Could you restate, word for word, the line that has "There is no" and all lines following it through the end of the entries below?

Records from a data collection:
--- --- ---

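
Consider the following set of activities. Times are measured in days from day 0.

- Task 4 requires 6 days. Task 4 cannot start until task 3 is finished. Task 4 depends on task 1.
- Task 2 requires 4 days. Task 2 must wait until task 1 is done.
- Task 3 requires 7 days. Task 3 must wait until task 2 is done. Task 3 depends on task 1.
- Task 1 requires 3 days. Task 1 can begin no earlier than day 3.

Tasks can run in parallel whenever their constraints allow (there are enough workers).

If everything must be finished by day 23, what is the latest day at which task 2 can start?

6

To finish by day 23, task 4 (duration 6) must start no later than day 17.
Task 3 must finish before task 4 (must start by day 17). With a 7-day duration, task 3 must start by 17 − 7 = day 10.
Task 2 feeds into task 3 (must start by day 10); so task 2 must finish by day 10 and therefore start by day 6.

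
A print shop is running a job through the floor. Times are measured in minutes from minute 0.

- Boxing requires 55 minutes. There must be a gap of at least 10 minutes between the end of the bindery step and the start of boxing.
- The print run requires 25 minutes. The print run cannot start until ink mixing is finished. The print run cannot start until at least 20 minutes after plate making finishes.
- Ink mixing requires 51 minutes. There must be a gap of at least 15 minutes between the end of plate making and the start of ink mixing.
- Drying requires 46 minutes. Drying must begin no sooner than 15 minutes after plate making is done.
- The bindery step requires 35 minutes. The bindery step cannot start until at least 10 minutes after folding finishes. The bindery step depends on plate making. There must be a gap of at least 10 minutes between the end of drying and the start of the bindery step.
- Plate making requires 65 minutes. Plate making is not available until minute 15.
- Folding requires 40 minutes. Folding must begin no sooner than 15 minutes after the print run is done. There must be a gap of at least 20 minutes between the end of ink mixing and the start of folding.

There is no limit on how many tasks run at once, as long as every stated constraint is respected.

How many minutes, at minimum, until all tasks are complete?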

--- --- ---

- Answer to this exercise:
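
There is no limit on how many tasks run at once, as long as every stated constraint is respected.

How many minutes, at minimum, until all tasks are complete?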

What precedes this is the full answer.